REQUIREMENT: Examine each line of the data. Copy the line if it includes the word "unmentioned".

[[ WORKING DATA, beginning ]]

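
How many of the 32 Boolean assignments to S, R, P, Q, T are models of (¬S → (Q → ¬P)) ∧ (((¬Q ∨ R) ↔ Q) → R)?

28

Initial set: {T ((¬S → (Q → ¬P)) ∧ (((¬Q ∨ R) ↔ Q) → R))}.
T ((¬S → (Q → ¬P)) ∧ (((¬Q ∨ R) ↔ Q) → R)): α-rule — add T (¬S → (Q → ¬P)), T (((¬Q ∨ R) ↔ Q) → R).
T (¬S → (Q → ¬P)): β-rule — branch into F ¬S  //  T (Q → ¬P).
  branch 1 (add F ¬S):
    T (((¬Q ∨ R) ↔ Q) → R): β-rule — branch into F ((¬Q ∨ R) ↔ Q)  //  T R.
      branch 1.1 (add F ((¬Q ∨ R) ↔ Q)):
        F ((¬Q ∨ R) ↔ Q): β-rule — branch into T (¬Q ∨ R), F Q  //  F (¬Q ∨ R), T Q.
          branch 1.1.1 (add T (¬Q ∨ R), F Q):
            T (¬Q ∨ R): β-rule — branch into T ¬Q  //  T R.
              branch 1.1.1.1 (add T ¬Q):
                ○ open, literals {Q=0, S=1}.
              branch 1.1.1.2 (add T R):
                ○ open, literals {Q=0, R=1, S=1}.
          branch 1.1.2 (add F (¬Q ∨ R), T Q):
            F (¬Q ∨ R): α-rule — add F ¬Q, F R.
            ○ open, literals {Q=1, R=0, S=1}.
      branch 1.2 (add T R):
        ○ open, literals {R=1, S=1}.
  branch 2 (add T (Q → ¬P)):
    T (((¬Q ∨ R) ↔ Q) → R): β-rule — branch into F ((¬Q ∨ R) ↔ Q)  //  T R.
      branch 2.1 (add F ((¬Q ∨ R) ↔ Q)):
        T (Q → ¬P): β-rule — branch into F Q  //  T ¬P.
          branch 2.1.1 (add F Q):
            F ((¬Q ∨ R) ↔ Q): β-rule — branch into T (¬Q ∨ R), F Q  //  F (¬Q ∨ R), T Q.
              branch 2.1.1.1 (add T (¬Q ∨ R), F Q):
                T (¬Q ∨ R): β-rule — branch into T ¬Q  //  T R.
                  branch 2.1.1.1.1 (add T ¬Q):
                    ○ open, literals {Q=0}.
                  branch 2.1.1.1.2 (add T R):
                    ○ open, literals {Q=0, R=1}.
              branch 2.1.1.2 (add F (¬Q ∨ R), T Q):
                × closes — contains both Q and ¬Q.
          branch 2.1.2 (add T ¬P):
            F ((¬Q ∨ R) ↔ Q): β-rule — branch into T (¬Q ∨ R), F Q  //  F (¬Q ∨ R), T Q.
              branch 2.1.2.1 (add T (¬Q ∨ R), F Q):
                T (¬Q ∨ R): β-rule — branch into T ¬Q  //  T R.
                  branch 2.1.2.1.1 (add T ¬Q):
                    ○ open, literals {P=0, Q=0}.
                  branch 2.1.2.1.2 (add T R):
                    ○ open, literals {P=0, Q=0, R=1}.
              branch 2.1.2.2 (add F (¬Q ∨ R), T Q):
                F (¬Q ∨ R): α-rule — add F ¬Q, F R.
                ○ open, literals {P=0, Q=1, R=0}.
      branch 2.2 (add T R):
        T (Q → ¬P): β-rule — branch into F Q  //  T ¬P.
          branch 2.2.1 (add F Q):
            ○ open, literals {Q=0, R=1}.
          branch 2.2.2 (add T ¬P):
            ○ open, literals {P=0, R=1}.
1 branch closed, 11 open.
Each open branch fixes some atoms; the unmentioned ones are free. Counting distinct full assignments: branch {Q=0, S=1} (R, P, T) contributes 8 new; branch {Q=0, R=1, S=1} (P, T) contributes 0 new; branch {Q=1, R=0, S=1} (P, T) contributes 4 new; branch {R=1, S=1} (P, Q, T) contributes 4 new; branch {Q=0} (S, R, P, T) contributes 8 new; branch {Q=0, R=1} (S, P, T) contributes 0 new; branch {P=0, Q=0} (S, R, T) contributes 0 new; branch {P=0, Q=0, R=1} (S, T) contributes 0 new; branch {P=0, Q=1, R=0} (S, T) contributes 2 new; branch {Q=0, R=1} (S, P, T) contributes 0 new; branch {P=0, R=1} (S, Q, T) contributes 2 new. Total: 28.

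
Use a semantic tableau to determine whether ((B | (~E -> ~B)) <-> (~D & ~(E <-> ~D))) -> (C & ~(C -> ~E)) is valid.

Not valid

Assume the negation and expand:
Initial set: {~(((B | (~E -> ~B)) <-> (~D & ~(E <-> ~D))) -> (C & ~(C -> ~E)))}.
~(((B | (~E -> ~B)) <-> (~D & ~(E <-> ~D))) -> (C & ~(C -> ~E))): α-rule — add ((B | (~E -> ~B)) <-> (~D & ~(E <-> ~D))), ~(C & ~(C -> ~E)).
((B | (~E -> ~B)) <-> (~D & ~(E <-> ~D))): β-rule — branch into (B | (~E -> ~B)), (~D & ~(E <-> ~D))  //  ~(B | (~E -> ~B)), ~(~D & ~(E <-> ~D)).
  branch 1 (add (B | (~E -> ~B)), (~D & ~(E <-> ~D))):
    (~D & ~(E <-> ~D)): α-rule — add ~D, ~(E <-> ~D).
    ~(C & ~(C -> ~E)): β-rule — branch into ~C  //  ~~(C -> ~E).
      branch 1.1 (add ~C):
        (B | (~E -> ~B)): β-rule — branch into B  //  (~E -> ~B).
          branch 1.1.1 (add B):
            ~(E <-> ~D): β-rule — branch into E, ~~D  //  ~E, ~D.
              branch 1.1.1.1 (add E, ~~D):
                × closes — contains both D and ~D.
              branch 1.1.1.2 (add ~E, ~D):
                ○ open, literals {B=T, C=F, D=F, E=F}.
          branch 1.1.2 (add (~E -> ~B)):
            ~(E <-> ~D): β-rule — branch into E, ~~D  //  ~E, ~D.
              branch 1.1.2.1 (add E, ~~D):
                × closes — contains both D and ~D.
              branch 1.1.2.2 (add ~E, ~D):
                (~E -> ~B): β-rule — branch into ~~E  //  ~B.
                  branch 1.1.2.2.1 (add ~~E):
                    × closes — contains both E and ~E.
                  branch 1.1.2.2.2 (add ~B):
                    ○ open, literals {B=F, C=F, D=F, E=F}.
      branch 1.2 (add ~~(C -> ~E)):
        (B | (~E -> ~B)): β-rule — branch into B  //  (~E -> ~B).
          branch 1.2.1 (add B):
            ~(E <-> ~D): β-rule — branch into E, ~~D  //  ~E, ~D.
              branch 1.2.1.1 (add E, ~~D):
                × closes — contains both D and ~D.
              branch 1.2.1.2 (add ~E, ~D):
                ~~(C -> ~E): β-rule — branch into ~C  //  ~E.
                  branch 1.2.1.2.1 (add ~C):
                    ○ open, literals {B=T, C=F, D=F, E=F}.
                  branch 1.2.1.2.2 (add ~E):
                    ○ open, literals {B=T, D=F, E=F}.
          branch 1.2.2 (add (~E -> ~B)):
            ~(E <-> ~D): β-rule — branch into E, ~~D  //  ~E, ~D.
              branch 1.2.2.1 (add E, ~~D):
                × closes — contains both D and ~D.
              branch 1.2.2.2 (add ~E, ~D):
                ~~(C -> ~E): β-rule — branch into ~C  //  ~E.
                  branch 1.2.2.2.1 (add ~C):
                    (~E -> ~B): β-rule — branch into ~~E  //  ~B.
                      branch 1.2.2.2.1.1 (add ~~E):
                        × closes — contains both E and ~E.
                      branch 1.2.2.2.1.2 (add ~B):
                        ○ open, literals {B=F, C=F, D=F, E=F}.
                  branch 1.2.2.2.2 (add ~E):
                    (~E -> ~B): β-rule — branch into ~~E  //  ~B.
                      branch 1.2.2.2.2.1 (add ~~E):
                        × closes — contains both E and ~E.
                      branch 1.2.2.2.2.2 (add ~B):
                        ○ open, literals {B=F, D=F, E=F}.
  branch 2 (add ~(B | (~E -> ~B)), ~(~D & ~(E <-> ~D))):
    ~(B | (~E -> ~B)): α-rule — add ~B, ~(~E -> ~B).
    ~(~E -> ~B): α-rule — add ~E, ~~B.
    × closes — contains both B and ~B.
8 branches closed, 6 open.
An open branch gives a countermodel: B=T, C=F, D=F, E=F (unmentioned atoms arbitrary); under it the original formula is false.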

[[ WORKING DATA, end ]]

ANSWER AREA:
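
Each open branch fixes some atoms; the unmentioned ones are free. Counting distinct full assignments: branch {Q=0, S=1} (R, P, T) contributes 8 new; branch {Q=0, R=1, S=1} (P, T) contributes 0 new; branch {Q=1, R=0, S=1} (P, T) contributes 4 new; branch {R=1, S=1} (P, Q, T) contributes 4 new; branch {Q=0} (S, R, P, T) contributes 8 new; branch {Q=0, R=1} (S, P, T) contributes 0 new; branch {P=0, Q=0} (S, R, T) contributes 0 new; branch {P=0, Q=0, R=1} (S, T) contributes 0 new; branch {P=0, Q=1, R=0} (S, T) contributes 2 new; branch {Q=0, R=1} (S, P, T) contributes 0 new; branch {P=0, R=1} (S, Q, T) contributes 2 new. Total: 28.
An open branch gives a countermodel: B=T, C=F, D=F, E=F (unmentioned atoms arbitrary); under it the original formula is false.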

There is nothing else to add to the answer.